- _Problem details_: Nothing other than the lines from the one containing "Determine whether d(x, y)" through the last line of the data below should be output, each reproduced exactly.

---------- Input for this task

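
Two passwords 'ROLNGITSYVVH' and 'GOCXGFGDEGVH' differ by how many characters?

Differing positions: 1, 3, 4, 6, 7, 8, 9, 10. Hamming distance = 8.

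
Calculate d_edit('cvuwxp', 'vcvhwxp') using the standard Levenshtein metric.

Let D[i][j] be the edit distance between the first i characters of 'cvuwxp' and the first j characters of 'vcvhwxp', with D[i][0] = i, D[0][j] = j, and D[i][j] = D[i-1][j-1] if the characters match, else 1 + min(D[i-1][j], D[i][j-1], D[i-1][j-1]). Filling the table (rows: prefixes of 'cvuwxp', columns: prefixes of 'vcvhwxp'):
     ε  v  c  v  h  w  x  p
  ε  0  1  2  3  4  5  6  7
  c  1  1  1  2  3  4  5  6
  v  2  1  2  1  2  3  4  5
  u  3  2  2  2  2  3  4  5
  w  4  3  3  3  3  2  3  4
  x  5  4  4  4  4  3  2  3
  p  6  5  5  5  5  4  3  2
The bottom-right entry gives D[6][7] = 2, so no sequence of fewer than 2 edits works. Backtracking through the table gives one optimal edit sequence (2 edits):
  cvuwxp → vcvuwxp (ins v @1)
  vcvuwxp → vcvhwxp (sub u→h @4)
Edit distance = 2.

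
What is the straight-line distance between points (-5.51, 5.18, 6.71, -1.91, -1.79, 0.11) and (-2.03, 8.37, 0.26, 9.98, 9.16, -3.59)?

√(Σ(x_i - y_i)²) = √((-5.51 - (-2.03))² + (5.18 - 8.37)² + (6.71 - 0.26)² + (-1.91 - 9.98)² + (-1.79 - 9.16)² + (0.11 - (-3.59))²)
= √((-3.48)² + (-3.19)² + 6.45² + (-11.89)² + (-10.95)² + 3.7²) = √(12.1104 + 10.1761 + 41.6025 + 141.3721 + 119.9025 + 13.69) = √338.8536 ≈ 18.408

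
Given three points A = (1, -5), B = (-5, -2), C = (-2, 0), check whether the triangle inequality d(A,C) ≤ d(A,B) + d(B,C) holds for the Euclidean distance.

d(A,B) = √(6² + 3²) = √45 ≈ 6.7082, d(B,C) = √(3² + 2²) = √13 ≈ 3.6056, d(A,C) = √(3² + 5²) = √34 ≈ 5.831.
d(A,C) ≈ 5.831 ≤ 6.7082 + 3.6056 = 10.3138. Triangle inequality is satisfied.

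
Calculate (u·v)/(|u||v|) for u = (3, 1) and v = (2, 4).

With u = (3, 1), v = (2, 4):
u·v = 3·2 + 1·4 = 6 + 4 = 10.
|u| = √(3² + 1²) = √10, |v| = √(2² + 4²) = √20, so |u||v| = √(10·20) = √200.
cos θ = (u·v)/(|u||v|) = 10/√200 ≈ 0.7071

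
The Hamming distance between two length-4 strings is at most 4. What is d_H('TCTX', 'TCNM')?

Differing positions: 3, 4. Hamming distance = 2. The maximum possible Hamming distance for length-4 strings is 4, so d_H/4 = 2/4 = 0.5.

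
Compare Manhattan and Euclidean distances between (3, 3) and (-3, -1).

L1 = |3 - (-3)| + |3 - (-1)| = 6 + 4 = 10
L2 = √(6² + 4²) = √52 ≈ 7.2111
L1 ≥ L2 always (equality iff movement is along one axis); L1 > L2 here.
Ratio L1/L2 = 10/√52 ≈ 1.3868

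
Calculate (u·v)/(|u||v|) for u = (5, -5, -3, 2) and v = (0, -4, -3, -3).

With u = (5, -5, -3, 2), v = (0, -4, -3, -3):
u·v = 5·0 + (-5)·(-4) + (-3)·(-3) + 2·(-3) = 0 + 20 + 9 + (-6) = 23.
|u| = √(5² + (-5)² + (-3)² + 2²) = √63, |v| = √(0² + (-4)² + (-3)² + (-3)²) = √34, so |u||v| = √(63·34) = √2142.
cos θ = (u·v)/(|u||v|) = 23/√2142 ≈ 0.497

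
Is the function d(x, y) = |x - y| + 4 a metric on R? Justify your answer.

No. d fails identity of indiscernibles (specifically d(x,x) = 0): d(-2, -2) = |-2 - (-2)| + 4 = 0 + 4 = 4 ≠ 0.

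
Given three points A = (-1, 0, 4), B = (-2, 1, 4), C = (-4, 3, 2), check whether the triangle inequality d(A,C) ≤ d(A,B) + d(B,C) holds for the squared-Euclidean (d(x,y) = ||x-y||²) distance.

d(A,B) = 1² + 1² + 0² = 2, d(B,C) = 2² + 2² + 2² = 12, d(A,C) = 3² + 3² + 2² = 22.
d(A,C) = 22 > 2 + 12 = 14. Triangle inequality is VIOLATED. (Squared-Euclidean is not a metric — this is a counterexample.)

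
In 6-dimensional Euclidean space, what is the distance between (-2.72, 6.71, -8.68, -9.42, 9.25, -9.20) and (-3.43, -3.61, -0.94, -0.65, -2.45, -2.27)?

√(Σ(x_i - y_i)²) = √((-2.72 - (-3.43))² + (6.71 - (-3.61))² + (-8.68 - (-0.94))² + (-9.42 - (-0.65))² + (9.25 - (-2.45))² + (-9.2 - (-2.27))²)
= √(0.71² + 10.32² + (-7.74)² + (-8.77)² + 11.7² + (-6.93)²) = √(0.5041 + 106.5024 + 59.9076 + 76.9129 + 136.89 + 48.0249) = √428.7419 ≈ 20.7061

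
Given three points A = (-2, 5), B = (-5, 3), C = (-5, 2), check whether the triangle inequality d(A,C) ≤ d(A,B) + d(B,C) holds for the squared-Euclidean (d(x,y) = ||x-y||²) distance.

d(A,B) = 3² + 2² = 13, d(B,C) = 0² + 1² = 1, d(A,C) = 3² + 3² = 18.
d(A,C) = 18 > 13 + 1 = 14. Triangle inequality is VIOLATED. (Squared-Euclidean is not a metric — this is a counterexample.)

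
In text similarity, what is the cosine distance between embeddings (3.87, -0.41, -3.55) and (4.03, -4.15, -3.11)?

With u = (3.87, -0.41, -3.55), v = (4.03, -4.15, -3.11):
u·v = 3.87·4.03 + (-0.41)·(-4.15) + (-3.55)·(-3.11) = 15.5961 + 1.7015 + 11.0405 = 28.3381.
|u| = √(3.87² + (-0.41)² + (-3.55)²) = √(14.9769 + 0.1681 + 12.6025) = √27.7475, |v| = √(4.03² + (-4.15)² + (-3.11)²) = √(16.2409 + 17.2225 + 9.6721) = √43.1355.
cos θ = (u·v)/(|u||v|) = 28.3381/(√27.7475·√43.1355) ≈ 0.8191
Cosine distance = 1 - cos θ ≈ 1 - 0.8191 = 0.1809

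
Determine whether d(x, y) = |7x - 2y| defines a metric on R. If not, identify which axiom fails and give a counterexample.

No. d fails symmetry: d(1, 8) = |7·1 - 2·8| = |-9| = 9, but d(8, 1) = |7·8 - 2·1| = |54| = 54. Since 9 ≠ 54, d(x,y) ≠ d(y,x) in general.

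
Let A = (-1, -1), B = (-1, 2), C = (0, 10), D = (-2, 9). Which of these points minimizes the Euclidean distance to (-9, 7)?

Distances: d(A) ≈ 11.3137, d(B) ≈ 9.434, d(C) ≈ 9.4868, d(D) ≈ 7.2801. Nearest: D = (-2, 9) with distance 7.2801.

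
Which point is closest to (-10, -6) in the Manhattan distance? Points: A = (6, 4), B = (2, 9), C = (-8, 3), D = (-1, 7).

Distances: d(A) = 26, d(B) = 27, d(C) = 11, d(D) = 22. Nearest: C = (-8, 3) with distance 11.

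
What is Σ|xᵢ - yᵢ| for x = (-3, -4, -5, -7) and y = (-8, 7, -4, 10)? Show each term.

Σ|x_i - y_i| = |-3 - (-8)| + |-4 - 7| + |-5 - (-4)| + |-7 - 10| = 5 + 11 + 1 + 17 = 34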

--------------------

- _Your response_:
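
Determine whether d(x, y) = |7x - 2y| defines a metric on R. If not, identify which axiom fails and give a counterexample.

No. d fails symmetry: d(1, 8) = |7·1 - 2·8| = |-9| = 9, but d(8, 1) = |7·8 - 2·1| = |54| = 54. Since 9 ≠ 54, d(x,y) ≠ d(y,x) in general.

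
Let A = (-1, -1), B = (-1, 2), C = (0, 10), D = (-2, 9). Which of these points minimizes the Euclidean distance to (-9, 7)?

Distances: d(A) ≈ 11.3137, d(B) ≈ 9.434, d(C) ≈ 9.4868, d(D) ≈ 7.2801. Nearest: D = (-2, 9) with distance 7.2801.

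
Which point is closest to (-10, -6) in the Manhattan distance? Points: A = (6, 4), B = (2, 9), C = (-8, 3), D = (-1, 7).

Distances: d(A) = 26, d(B) = 27, d(C) = 11, d(D) = 22. Nearest: C = (-8, 3) with distance 11.

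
What is Σ|xᵢ - yᵢ| for x = (-3, -4, -5, -7) and y = (-8, 7, -4, 10)? Show each term.

Σ|x_i - y_i| = |-3 - (-8)| + |-4 - 7| + |-5 - (-4)| + |-7 - 10| = 5 + 11 + 1 + 17 = 34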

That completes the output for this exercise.